** Opening Material shown block **

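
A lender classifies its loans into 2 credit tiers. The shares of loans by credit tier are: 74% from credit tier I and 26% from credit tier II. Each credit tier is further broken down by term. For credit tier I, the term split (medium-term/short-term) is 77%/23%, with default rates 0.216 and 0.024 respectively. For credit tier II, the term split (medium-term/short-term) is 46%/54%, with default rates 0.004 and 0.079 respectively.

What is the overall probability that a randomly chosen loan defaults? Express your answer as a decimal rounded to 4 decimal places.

P(D|I) = 0.77·0.216 + 0.23·0.024 = 0.16632 + 0.00552 = 0.17184
P(D|II) = 0.46·0.004 + 0.54·0.079 = 0.00184 + 0.04266 = 0.0445
By total probability over the outer partition,
P(D) = 0.74·0.17184 + 0.26·0.0445
      = 0.1271616 + 0.01157 = 0.1387316

0.1387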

** Closing Material shown block **

* _Exercise aim_
Please repeat the records so that each one reads exactly as it does above.

* _Output of the exercise_
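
A lender classifies its loans into 2 credit tiers. The shares of loans by credit tier are: 74% from credit tier I and 26% from credit tier II. Each credit tier is further broken down by term. For credit tier I, the term split (medium-term/short-term) is 77%/23%, with default rates 0.216 and 0.024 respectively. For credit tier II, the term split (medium-term/short-term) is 46%/54%, with default rates 0.004 and 0.079 respectively.

What is the overall probability that a randomly chosen loan defaults? Express your answer as a decimal rounded to 4 decimal places.

P(D|I) = 0.77·0.216 + 0.23·0.024 = 0.16632 + 0.00552 = 0.17184
P(D|II) = 0.46·0.004 + 0.54·0.079 = 0.00184 + 0.04266 = 0.0445
By total probability over the outer partition,
P(D) = 0.74·0.17184 + 0.26·0.0445
      = 0.1271616 + 0.01157 = 0.1387316

0.1387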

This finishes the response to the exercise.